■ Activity ■
Retype each entry below precisely as it reads.

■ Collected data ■

= = = =

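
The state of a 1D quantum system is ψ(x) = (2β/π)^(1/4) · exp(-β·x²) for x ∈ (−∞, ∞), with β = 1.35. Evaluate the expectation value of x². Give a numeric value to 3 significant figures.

⟨x²⟩ = ∫ x²·|ψ|² dx (integrals over the domain).
Gaussian moments: ∫x^(2j)·e^(−2βx²) dx = (2j−1)!!/(4β)^j · √(π/(2β)), odd powers integrate to 0; here √(π/(2β)) = 1.0787.
⟨x²⟩ = 0.18519.

0.185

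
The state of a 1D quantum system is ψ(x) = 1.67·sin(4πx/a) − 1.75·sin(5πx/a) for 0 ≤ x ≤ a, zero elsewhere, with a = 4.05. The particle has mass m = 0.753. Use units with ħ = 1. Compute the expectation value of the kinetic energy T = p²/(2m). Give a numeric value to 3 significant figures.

8.27

T = −(ħ²/2m) d²/dx², so ⟨T⟩ = −(ħ²/2m) ∫ ψ*·ψ'' dx / ∫|ψ|² dx; with m = 0.753.
d²/dx² sin(jπx/a) = −(jπ/a)²·sin(jπx/a); on 0 ≤ x ≤ a, ∫sin²(jπx/a) dx = a/2 and ∫sin(jπx/a)·sin(lπx/a) dx = 0 for j ≠ l, so only diagonal terms survive in ∫|ψ|² and ∫ψ·ψ″; ∫ψ·ψ′ dx = [ψ²/2] between the walls = 0.
State is unnormalized: ∫|ψ|² dx = 11.849, and ∫ψ*·(−ħ²/2m · ψ'') dx = 98.048, so ⟨T⟩ = 98.048 / 11.849.
⟨T⟩ = 8.2747.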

= = = =

■ Response below ■
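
The state of a 1D quantum system is ψ(x) = (2β/π)^(1/4) · exp(-β·x²) for x ∈ (−∞, ∞), with β = 1.35. Evaluate the expectation value of x². Give a numeric value to 3 significant figures.

⟨x²⟩ = ∫ x²·|ψ|² dx (integrals over the domain).
Gaussian moments: ∫x^(2j)·e^(−2βx²) dx = (2j−1)!!/(4β)^j · √(π/(2β)), odd powers integrate to 0; here √(π/(2β)) = 1.0787.
⟨x²⟩ = 0.18519.

0.185

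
The state of a 1D quantum system is ψ(x) = 1.67·sin(4πx/a) − 1.75·sin(5πx/a) for 0 ≤ x ≤ a, zero elsewhere, with a = 4.05. The particle has mass m = 0.753. Use units with ħ = 1. Compute the expectation value of the kinetic energy T = p²/(2m). Give a numeric value to 3 significant figures.

8.27

T = −(ħ²/2m) d²/dx², so ⟨T⟩ = −(ħ²/2m) ∫ ψ*·ψ'' dx / ∫|ψ|² dx; with m = 0.753.
d²/dx² sin(jπx/a) = −(jπ/a)²·sin(jπx/a); on 0 ≤ x ≤ a, ∫sin²(jπx/a) dx = a/2 and ∫sin(jπx/a)·sin(lπx/a) dx = 0 for j ≠ l, so only diagonal terms survive in ∫|ψ|² and ∫ψ·ψ″; ∫ψ·ψ′ dx = [ψ²/2] between the walls = 0.
State is unnormalized: ∫|ψ|² dx = 11.849, and ∫ψ*·(−ħ²/2m · ψ'') dx = 98.048, so ⟨T⟩ = 98.048 / 11.849.
⟨T⟩ = 8.2747.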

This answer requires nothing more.